══ RECORDS ══
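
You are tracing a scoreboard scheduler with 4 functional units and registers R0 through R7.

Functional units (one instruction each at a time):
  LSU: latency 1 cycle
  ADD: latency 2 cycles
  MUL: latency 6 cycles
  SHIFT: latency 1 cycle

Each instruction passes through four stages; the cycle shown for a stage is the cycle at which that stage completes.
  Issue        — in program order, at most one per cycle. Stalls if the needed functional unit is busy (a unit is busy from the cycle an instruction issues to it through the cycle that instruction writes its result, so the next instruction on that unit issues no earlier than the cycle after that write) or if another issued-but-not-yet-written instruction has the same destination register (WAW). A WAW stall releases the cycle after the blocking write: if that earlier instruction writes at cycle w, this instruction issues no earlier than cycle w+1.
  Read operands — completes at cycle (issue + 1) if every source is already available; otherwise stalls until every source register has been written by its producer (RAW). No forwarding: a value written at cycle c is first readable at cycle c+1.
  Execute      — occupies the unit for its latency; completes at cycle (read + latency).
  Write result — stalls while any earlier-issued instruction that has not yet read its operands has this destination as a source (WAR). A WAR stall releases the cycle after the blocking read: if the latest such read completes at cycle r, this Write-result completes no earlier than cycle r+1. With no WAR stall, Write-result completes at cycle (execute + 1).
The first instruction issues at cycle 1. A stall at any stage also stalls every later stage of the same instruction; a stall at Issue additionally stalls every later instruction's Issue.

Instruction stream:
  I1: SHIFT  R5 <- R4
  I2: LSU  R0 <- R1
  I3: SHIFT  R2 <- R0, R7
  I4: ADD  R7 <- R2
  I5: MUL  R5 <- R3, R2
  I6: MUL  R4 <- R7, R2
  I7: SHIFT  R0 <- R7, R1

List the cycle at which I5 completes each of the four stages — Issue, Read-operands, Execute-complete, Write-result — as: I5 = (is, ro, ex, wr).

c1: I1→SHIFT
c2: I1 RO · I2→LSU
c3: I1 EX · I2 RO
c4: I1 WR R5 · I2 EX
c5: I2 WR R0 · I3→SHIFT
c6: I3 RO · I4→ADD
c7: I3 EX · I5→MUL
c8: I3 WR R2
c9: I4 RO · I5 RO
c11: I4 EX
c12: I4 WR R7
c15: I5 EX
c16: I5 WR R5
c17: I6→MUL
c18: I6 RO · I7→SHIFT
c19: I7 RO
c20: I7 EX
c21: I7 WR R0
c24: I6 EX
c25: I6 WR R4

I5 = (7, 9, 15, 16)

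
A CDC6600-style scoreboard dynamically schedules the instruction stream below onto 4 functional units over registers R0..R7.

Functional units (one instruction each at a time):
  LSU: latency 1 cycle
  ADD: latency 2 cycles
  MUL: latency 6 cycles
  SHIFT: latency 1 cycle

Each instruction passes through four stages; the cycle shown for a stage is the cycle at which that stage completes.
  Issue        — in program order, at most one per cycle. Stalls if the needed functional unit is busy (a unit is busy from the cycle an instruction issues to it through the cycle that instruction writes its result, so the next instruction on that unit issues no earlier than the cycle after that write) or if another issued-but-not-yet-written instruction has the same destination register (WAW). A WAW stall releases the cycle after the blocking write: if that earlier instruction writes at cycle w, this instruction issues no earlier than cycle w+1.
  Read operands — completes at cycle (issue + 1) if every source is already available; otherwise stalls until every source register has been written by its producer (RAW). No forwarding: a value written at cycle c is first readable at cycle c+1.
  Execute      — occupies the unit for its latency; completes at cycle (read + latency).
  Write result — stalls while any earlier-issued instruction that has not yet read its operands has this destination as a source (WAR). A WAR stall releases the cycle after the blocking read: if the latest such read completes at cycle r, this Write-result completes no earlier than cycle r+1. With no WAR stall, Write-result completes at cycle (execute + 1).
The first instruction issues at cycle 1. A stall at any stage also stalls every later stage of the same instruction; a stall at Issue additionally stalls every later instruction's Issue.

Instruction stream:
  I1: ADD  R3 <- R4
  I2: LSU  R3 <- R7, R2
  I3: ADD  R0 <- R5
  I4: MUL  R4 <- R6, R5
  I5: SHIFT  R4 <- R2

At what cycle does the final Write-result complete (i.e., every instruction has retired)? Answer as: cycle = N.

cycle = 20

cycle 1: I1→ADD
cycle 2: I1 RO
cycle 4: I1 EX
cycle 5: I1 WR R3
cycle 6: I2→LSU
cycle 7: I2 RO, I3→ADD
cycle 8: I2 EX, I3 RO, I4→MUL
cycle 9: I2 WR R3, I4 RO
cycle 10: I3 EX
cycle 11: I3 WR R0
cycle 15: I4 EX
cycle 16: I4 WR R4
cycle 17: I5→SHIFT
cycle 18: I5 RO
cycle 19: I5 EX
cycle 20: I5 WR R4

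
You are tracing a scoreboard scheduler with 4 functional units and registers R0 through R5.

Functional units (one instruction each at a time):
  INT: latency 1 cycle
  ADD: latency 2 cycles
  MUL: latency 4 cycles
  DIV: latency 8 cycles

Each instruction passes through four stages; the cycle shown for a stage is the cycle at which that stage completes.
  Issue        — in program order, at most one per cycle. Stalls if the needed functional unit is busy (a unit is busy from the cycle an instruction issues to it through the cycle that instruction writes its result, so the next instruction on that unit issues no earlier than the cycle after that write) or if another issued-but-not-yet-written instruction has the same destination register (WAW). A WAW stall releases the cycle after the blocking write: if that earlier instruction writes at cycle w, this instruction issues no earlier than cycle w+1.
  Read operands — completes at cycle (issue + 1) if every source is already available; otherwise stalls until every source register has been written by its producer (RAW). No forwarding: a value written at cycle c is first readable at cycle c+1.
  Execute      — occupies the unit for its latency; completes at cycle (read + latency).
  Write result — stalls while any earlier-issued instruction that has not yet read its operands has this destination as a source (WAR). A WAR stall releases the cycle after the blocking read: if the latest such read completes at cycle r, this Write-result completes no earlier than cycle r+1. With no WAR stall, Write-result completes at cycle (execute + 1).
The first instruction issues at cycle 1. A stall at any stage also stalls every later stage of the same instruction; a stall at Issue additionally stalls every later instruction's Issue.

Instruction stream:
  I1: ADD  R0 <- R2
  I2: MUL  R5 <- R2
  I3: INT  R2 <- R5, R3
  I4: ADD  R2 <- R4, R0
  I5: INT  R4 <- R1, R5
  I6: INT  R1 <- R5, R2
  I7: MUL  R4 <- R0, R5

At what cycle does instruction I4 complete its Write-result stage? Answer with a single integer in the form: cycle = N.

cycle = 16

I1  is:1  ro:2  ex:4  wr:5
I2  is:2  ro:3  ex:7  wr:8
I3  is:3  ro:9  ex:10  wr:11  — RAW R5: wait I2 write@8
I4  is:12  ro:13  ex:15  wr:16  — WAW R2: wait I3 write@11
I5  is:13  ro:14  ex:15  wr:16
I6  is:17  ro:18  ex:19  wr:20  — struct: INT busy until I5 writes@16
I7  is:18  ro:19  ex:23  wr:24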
═══
### YOUR OBJECTIVE
Retype the listing. Match it exactly.

### EXERCISE RESPONSE
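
You are tracing a scoreboard scheduler with 4 functional units and registers R0 through R7.

Functional units (one instruction each at a time):
  LSU: latency 1 cycle
  ADD: latency 2 cycles
  MUL: latency 6 cycles
  SHIFT: latency 1 cycle

Each instruction passes through four stages; the cycle shown for a stage is the cycle at which that stage completes.
  Issue        — in program order, at most one per cycle. Stalls if the needed functional unit is busy (a unit is busy from the cycle an instruction issues to it through the cycle that instruction writes its result, so the next instruction on that unit issues no earlier than the cycle after that write) or if another issued-but-not-yet-written instruction has the same destination register (WAW). A WAW stall releases the cycle after the blocking write: if that earlier instruction writes at cycle w, this instruction issues no earlier than cycle w+1.
  Read operands — completes at cycle (issue + 1) if every source is already available; otherwise stalls until every source register has been written by its producer (RAW). No forwarding: a value written at cycle c is first readable at cycle c+1.
  Execute      — occupies the unit for its latency; completes at cycle (read + latency).
  Write result — stalls while any earlier-issued instruction that has not yet read its operands has this destination as a source (WAR). A WAR stall releases the cycle after the blocking read: if the latest such read completes at cycle r, this Write-result completes no earlier than cycle r+1. With no WAR stall, Write-result completes at cycle (execute + 1).
The first instruction issues at cycle 1. A stall at any stage also stalls every later stage of the same instruction; a stall at Issue additionally stalls every later instruction's Issue.

Instruction stream:
  I1: SHIFT  R5 <- R4
  I2: LSU  R0 <- R1
  I3: SHIFT  R2 <- R0, R7
  I4: ADD  R7 <- R2
  I5: MUL  R5 <- R3, R2
  I6: MUL  R4 <- R7, R2
  I7: SHIFT  R0 <- R7, R1

List the cycle at which I5 completes each of the four stages — Issue, Read-operands, Execute-complete, Write-result — as: I5 = (is, ro, ex, wr).

c1: I1→SHIFT
c2: I1 RO · I2→LSU
c3: I1 EX · I2 RO
c4: I1 WR R5 · I2 EX
c5: I2 WR R0 · I3→SHIFT
c6: I3 RO · I4→ADD
c7: I3 EX · I5→MUL
c8: I3 WR R2
c9: I4 RO · I5 RO
c11: I4 EX
c12: I4 WR R7
c15: I5 EX
c16: I5 WR R5
c17: I6→MUL
c18: I6 RO · I7→SHIFT
c19: I7 RO
c20: I7 EX
c21: I7 WR R0
c24: I6 EX
c25: I6 WR R4

I5 = (7, 9, 15, 16)

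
A CDC6600-style scoreboard dynamically schedules the instruction stream below onto 4 functional units over registers R0..R7.

Functional units (one instruction each at a time):
  LSU: latency 1 cycle
  ADD: latency 2 cycles
  MUL: latency 6 cycles
  SHIFT: latency 1 cycle

Each instruction passes through four stages; the cycle shown for a stage is the cycle at which that stage completes.
  Issue        — in program order, at most one per cycle. Stalls if the needed functional unit is busy (a unit is busy from the cycle an instruction issues to it through the cycle that instruction writes its result, so the next instruction on that unit issues no earlier than the cycle after that write) or if another issued-but-not-yet-written instruction has the same destination register (WAW). A WAW stall releases the cycle after the blocking write: if that earlier instruction writes at cycle w, this instruction issues no earlier than cycle w+1.
  Read operands — completes at cycle (issue + 1) if every source is already available; otherwise stalls until every source register has been written by its producer (RAW). No forwarding: a value written at cycle c is first readable at cycle c+1.
  Execute      — occupies the unit for its latency; completes at cycle (read + latency).
  Write result — stalls while any earlier-issued instruction that has not yet read its operands has this destination as a source (WAR). A WAR stall releases the cycle after the blocking read: if the latest such read completes at cycle r, this Write-result completes no earlier than cycle r+1. With no WAR stall, Write-result completes at cycle (execute + 1).
The first instruction issues at cycle 1. A stall at any stage also stalls every later stage of the same instruction; a stall at Issue additionally stalls every later instruction's Issue.

Instruction stream:
  I1: ADD  R3 <- R4
  I2: LSU  R3 <- R7, R2
  I3: ADD  R0 <- R5
  I4: MUL  R4 <- R6, R5
  I5: SHIFT  R4 <- R2

At what cycle does the final Write-result complete (i.e., every instruction has retired)? Answer as: cycle = N.

cycle = 20

cycle 1: I1→ADD
cycle 2: I1 RO
cycle 4: I1 EX
cycle 5: I1 WR R3
cycle 6: I2→LSU
cycle 7: I2 RO, I3→ADD
cycle 8: I2 EX, I3 RO, I4→MUL
cycle 9: I2 WR R3, I4 RO
cycle 10: I3 EX
cycle 11: I3 WR R0
cycle 15: I4 EX
cycle 16: I4 WR R4
cycle 17: I5→SHIFT
cycle 18: I5 RO
cycle 19: I5 EX
cycle 20: I5 WR R4

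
You are tracing a scoreboard scheduler with 4 functional units and registers R0 through R5.

Functional units (one instruction each at a time):
  INT: latency 1 cycle
  ADD: latency 2 cycles
  MUL: latency 4 cycles
  DIV: latency 8 cycles

Each instruction passes through four stages; the cycle shown for a stage is the cycle at which that stage completes.
  Issue        — in program order, at most one per cycle. Stalls if the needed functional unit is busy (a unit is busy from the cycle an instruction issues to it through the cycle that instruction writes its result, so the next instruction on that unit issues no earlier than the cycle after that write) or if another issued-but-not-yet-written instruction has the same destination register (WAW). A WAW stall releases the cycle after the blocking write: if that earlier instruction writes at cycle w, this instruction issues no earlier than cycle w+1.
  Read operands — completes at cycle (issue + 1) if every source is already available; otherwise stalls until every source register has been written by its producer (RAW). No forwarding: a value written at cycle c is first readable at cycle c+1.
  Execute      — occupies the unit for its latency; completes at cycle (read + latency).
  Write result — stalls while any earlier-issued instruction that has not yet read its operands has this destination as a source (WAR). A WAR stall releases the cycle after the blocking read: if the latest such read completes at cycle r, this Write-result completes no earlier than cycle r+1. With no WAR stall, Write-result completes at cycle (execute + 1).
The first instruction issues at cycle 1. A stall at any stage also stalls every later stage of the same instruction; a stall at Issue additionally stalls every later instruction's Issue.

Instruction stream:
  I1: ADD  R0 <- R2
  I2: MUL  R5 <- R2
  I3: INT  R2 <- R5, R3
  I4: ADD  R2 <- R4, R0
  I5: INT  R4 <- R1, R5
  I6: INT  R1 <- R5, R2
  I7: MUL  R4 <- R0, R5

At what cycle does instruction I4 complete its Write-result stage? Answer with a single integer in the form: cycle = N.

cycle = 16

I1  is:1  ro:2  ex:4  wr:5
I2  is:2  ro:3  ex:7  wr:8
I3  is:3  ro:9  ex:10  wr:11  — RAW R5: wait I2 write@8
I4  is:12  ro:13  ex:15  wr:16  — WAW R2: wait I3 write@11
I5  is:13  ro:14  ex:15  wr:16
I6  is:17  ro:18  ex:19  wr:20  — struct: INT busy until I5 writes@16
I7  is:18  ro:19  ex:23  wr:24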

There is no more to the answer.